• _Directions for this task_: Given the entries that follow, write out exactly the lines starting at the one containing "node 2: [0, 6]" and ending at the one containing "Conventions: all values", both ends included, and only those.

• _Data for the task_:
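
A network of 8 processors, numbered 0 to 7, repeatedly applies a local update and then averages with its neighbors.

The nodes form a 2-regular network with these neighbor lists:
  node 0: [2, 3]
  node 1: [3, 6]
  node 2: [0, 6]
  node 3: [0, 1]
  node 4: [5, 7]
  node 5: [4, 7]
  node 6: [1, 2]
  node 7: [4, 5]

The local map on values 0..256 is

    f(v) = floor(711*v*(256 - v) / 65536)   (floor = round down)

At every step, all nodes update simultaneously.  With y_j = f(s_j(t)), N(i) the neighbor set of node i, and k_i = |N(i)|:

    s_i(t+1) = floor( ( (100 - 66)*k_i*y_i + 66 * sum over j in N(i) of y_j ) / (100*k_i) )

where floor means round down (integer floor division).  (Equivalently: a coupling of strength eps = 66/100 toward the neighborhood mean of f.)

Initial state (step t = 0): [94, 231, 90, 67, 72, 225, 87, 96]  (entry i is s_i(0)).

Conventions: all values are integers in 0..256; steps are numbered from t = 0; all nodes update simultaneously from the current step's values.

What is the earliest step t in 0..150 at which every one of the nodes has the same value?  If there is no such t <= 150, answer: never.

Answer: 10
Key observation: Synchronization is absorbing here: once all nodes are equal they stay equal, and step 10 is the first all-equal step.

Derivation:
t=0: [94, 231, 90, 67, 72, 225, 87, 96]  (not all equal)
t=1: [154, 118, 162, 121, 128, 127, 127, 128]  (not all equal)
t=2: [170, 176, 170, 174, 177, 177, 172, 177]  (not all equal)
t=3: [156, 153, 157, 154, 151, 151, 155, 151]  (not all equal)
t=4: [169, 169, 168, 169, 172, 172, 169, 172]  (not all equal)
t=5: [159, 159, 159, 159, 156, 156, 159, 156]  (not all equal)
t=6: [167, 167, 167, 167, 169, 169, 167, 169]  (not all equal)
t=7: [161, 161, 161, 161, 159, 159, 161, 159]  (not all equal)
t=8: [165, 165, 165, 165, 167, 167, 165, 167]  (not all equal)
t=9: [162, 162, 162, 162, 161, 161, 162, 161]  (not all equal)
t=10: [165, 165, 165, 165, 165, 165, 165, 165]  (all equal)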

• _Result of this exercise_:
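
  node 2: [0, 6]
  node 3: [0, 1]
  node 4: [5, 7]
  node 5: [4, 7]
  node 6: [1, 2]
  node 7: [4, 5]

The local map on values 0..256 is

    f(v) = floor(711*v*(256 - v) / 65536)   (floor = round down)

At every step, all nodes update simultaneously.  With y_j = f(s_j(t)), N(i) the neighbor set of node i, and k_i = |N(i)|:

    s_i(t+1) = floor( ( (100 - 66)*k_i*y_i + 66 * sum over j in N(i) of y_j ) / (100*k_i) )

where floor means round down (integer floor division).  (Equivalently: a coupling of strength eps = 66/100 toward the neighborhood mean of f.)

Initial state (step t = 0): [94, 231, 90, 67, 72, 225, 87, 96]  (entry i is s_i(0)).

Conventions: all values are integers in 0..256; steps are numbered from t = 0; all nodes update simultaneously from the current step's values.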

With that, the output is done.